» Directions:
Each line in the listing below needs to be transcribed exactly.
--- Supplied information ---
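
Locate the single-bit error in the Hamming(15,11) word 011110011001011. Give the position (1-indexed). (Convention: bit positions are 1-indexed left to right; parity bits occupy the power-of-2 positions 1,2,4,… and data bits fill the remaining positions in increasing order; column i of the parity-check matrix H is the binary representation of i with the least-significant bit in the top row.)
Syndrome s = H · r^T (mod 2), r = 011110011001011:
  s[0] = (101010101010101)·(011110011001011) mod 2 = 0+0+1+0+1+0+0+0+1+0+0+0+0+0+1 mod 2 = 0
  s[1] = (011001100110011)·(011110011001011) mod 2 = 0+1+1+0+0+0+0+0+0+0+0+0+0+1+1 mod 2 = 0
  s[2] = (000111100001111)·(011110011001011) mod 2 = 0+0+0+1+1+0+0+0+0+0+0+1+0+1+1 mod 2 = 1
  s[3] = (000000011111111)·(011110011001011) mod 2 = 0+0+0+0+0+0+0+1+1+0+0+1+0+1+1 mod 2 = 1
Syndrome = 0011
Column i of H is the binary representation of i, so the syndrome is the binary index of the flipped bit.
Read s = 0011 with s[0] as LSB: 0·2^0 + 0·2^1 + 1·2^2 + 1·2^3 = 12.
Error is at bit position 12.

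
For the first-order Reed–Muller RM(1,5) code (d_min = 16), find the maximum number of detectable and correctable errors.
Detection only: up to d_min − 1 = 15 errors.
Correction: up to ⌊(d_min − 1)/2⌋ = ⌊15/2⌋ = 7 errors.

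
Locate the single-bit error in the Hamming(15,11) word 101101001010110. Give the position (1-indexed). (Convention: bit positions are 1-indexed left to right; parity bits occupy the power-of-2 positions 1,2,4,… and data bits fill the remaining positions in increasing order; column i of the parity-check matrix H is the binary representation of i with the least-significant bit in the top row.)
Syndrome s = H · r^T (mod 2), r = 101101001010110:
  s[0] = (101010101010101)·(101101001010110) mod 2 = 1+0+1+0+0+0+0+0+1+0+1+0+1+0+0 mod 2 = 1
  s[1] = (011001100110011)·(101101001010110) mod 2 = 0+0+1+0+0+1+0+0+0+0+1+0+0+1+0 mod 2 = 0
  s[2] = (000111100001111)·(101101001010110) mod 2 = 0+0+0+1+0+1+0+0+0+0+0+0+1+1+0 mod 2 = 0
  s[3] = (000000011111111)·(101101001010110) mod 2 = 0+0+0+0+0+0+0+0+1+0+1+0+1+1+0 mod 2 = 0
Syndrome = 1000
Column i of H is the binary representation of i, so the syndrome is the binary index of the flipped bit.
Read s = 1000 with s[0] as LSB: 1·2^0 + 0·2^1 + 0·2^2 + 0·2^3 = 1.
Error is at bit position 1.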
---
» Output:
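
Locate the single-bit error in the Hamming(15,11) word 011110011001011. Give the position (1-indexed). (Convention: bit positions are 1-indexed left to right; parity bits occupy the power-of-2 positions 1,2,4,… and data bits fill the remaining positions in increasing order; column i of the parity-check matrix H is the binary representation of i with the least-significant bit in the top row.)
Syndrome s = H · r^T (mod 2), r = 011110011001011:
  s[0] = (101010101010101)·(011110011001011) mod 2 = 0+0+1+0+1+0+0+0+1+0+0+0+0+0+1 mod 2 = 0
  s[1] = (011001100110011)·(011110011001011) mod 2 = 0+1+1+0+0+0+0+0+0+0+0+0+0+1+1 mod 2 = 0
  s[2] = (000111100001111)·(011110011001011) mod 2 = 0+0+0+1+1+0+0+0+0+0+0+1+0+1+1 mod 2 = 1
  s[3] = (000000011111111)·(011110011001011) mod 2 = 0+0+0+0+0+0+0+1+1+0+0+1+0+1+1 mod 2 = 1
Syndrome = 0011
Column i of H is the binary representation of i, so the syndrome is the binary index of the flipped bit.
Read s = 0011 with s[0] as LSB: 0·2^0 + 0·2^1 + 1·2^2 + 1·2^3 = 12.
Error is at bit position 12.

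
For the first-order Reed–Muller RM(1,5) code (d_min = 16), find the maximum number of detectable and correctable errors.
Detection only: up to d_min − 1 = 15 errors.
Correction: up to ⌊(d_min − 1)/2⌋ = ⌊15/2⌋ = 7 errors.

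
Locate the single-bit error in the Hamming(15,11) word 101101001010110. Give the position (1-indexed). (Convention: bit positions are 1-indexed left to right; parity bits occupy the power-of-2 positions 1,2,4,… and data bits fill the remaining positions in increasing order; column i of the parity-check matrix H is the binary representation of i with the least-significant bit in the top row.)
Syndrome s = H · r^T (mod 2), r = 101101001010110:
  s[0] = (101010101010101)·(101101001010110) mod 2 = 1+0+1+0+0+0+0+0+1+0+1+0+1+0+0 mod 2 = 1
  s[1] = (011001100110011)·(101101001010110) mod 2 = 0+0+1+0+0+1+0+0+0+0+1+0+0+1+0 mod 2 = 0
  s[2] = (000111100001111)·(101101001010110) mod 2 = 0+0+0+1+0+1+0+0+0+0+0+0+1+1+0 mod 2 = 0
  s[3] = (000000011111111)·(101101001010110) mod 2 = 0+0+0+0+0+0+0+0+1+0+1+0+1+1+0 mod 2 = 0
Syndrome = 1000
Column i of H is the binary representation of i, so the syndrome is the binary index of the flipped bit.
Read s = 1000 with s[0] as LSB: 1·2^0 + 0·2^1 + 0·2^2 + 0·2^3 = 1.
Error is at bit position 1.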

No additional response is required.